%%

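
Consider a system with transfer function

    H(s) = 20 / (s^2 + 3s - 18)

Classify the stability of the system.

The denominator s^2 + 3s - 18 factors as (s + 6)(s - 3), giving poles at s = -6, 3.
Since the pole(s) at s = 3 lie in the right half-plane, the system is unstable.

unstable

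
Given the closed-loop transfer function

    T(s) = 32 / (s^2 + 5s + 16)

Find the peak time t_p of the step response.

t_p ≈ 1.006 s

Comparing s^2 + 5s + 16 to s^2 + 2ζωₙs + ωₙ²: ωₙ = 4 rad/s and ζ = 5/(2·4) = 0.625.
ζωₙ = 5/2 = 2.5, so ω_d = ωₙ√(1−ζ²) = √(ωₙ² − (ζωₙ)²) = √(16 − 2.5²) = √9.75 ≈ 3.122 rad/s.
t_p = π/ω_d = π/3.122 ≈ 1.006 s.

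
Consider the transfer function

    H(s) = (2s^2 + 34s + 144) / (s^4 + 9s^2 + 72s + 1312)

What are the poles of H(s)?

The poles are the roots of the denominator s^4 + 9s^2 + 72s + 1312 = 0.
No real roots exist; factor into two real quadratics: (s^2 + 8s + 32)(s^2 - 8s + 41) = 0.
Each quadratic gives a conjugate pair via the quadratic formula.

s = -4 + 4j, -4 - 4j, 4 + 5j, 4 - 5j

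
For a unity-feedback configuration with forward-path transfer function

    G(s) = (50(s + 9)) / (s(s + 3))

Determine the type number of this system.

The denominator has 1 factor of s at the origin (free integrator), so this is a Type 1 system.

Type 1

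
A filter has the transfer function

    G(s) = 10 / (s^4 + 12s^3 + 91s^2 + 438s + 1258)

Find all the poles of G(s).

s = -5 + 3j, -5 - 3j, -1 + 6j, -1 - 6j

The poles are the roots of the denominator s^4 + 12s^3 + 91s^2 + 438s + 1258 = 0.
No real roots exist; factor into two real quadratics: (s^2 + 10s + 34)(s^2 + 2s + 37) = 0.
Each quadratic gives a conjugate pair via the quadratic formula.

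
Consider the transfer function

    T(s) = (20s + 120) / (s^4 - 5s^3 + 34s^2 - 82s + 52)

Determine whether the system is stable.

The denominator s^4 - 5s^3 + 34s^2 - 82s + 52 factors as (s^2 - 2s + 26)(s - 2)(s - 1), giving poles at s = 1 + 5j, 1 - 5j, 2, 1.
Since the pole(s) at s = 1 ± 5j, 2, 1 lie in the right half-plane, the system is unstable.

unstable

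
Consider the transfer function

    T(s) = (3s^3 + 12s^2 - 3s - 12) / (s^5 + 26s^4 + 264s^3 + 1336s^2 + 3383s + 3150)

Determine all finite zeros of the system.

Set the numerator to zero: 3s^3 + 12s^2 - 3s - 12 = 0, i.e. 3·(s^3 + 4s^2 - s - 4) = 0.
Factoring: (s + 1)(s + 4)(s - 1) = 0.

s = -1, -4, 1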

%%

Problem requirements: Retype all of the material, exactly as written.

Response to this exercise:
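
Consider a system with transfer function

    H(s) = 20 / (s^2 + 3s - 18)

Classify the stability of the system.

The denominator s^2 + 3s - 18 factors as (s + 6)(s - 3), giving poles at s = -6, 3.
Since the pole(s) at s = 3 lie in the right half-plane, the system is unstable.

unstable

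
Given the closed-loop transfer function

    T(s) = 32 / (s^2 + 5s + 16)

Find the peak time t_p of the step response.

t_p ≈ 1.006 s

Comparing s^2 + 5s + 16 to s^2 + 2ζωₙs + ωₙ²: ωₙ = 4 rad/s and ζ = 5/(2·4) = 0.625.
ζωₙ = 5/2 = 2.5, so ω_d = ωₙ√(1−ζ²) = √(ωₙ² − (ζωₙ)²) = √(16 − 2.5²) = √9.75 ≈ 3.122 rad/s.
t_p = π/ω_d = π/3.122 ≈ 1.006 s.

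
Consider the transfer function

    H(s) = (2s^2 + 34s + 144) / (s^4 + 9s^2 + 72s + 1312)

What are the poles of H(s)?

The poles are the roots of the denominator s^4 + 9s^2 + 72s + 1312 = 0.
No real roots exist; factor into two real quadratics: (s^2 + 8s + 32)(s^2 - 8s + 41) = 0.
Each quadratic gives a conjugate pair via the quadratic formula.

s = -4 + 4j, -4 - 4j, 4 + 5j, 4 - 5j

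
For a unity-feedback configuration with forward-path transfer function

    G(s) = (50(s + 9)) / (s(s + 3))

Determine the type number of this system.

The denominator has 1 factor of s at the origin (free integrator), so this is a Type 1 system.

Type 1

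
A filter has the transfer function

    G(s) = 10 / (s^4 + 12s^3 + 91s^2 + 438s + 1258)

Find all the poles of G(s).

s = -5 + 3j, -5 - 3j, -1 + 6j, -1 - 6j

The poles are the roots of the denominator s^4 + 12s^3 + 91s^2 + 438s + 1258 = 0.
No real roots exist; factor into two real quadratics: (s^2 + 10s + 34)(s^2 + 2s + 37) = 0.
Each quadratic gives a conjugate pair via the quadratic formula.

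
Consider the transfer function

    T(s) = (20s + 120) / (s^4 - 5s^3 + 34s^2 - 82s + 52)

Determine whether the system is stable.

The denominator s^4 - 5s^3 + 34s^2 - 82s + 52 factors as (s^2 - 2s + 26)(s - 2)(s - 1), giving poles at s = 1 + 5j, 1 - 5j, 2, 1.
Since the pole(s) at s = 1 ± 5j, 2, 1 lie in the right half-plane, the system is unstable.

unstable

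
Consider the transfer function

    T(s) = (3s^3 + 12s^2 - 3s - 12) / (s^5 + 26s^4 + 264s^3 + 1336s^2 + 3383s + 3150)

Determine all finite zeros of the system.

Set the numerator to zero: 3s^3 + 12s^2 - 3s - 12 = 0, i.e. 3·(s^3 + 4s^2 - s - 4) = 0.
Factoring: (s + 1)(s + 4)(s - 1) = 0.

s = -1, -4, 1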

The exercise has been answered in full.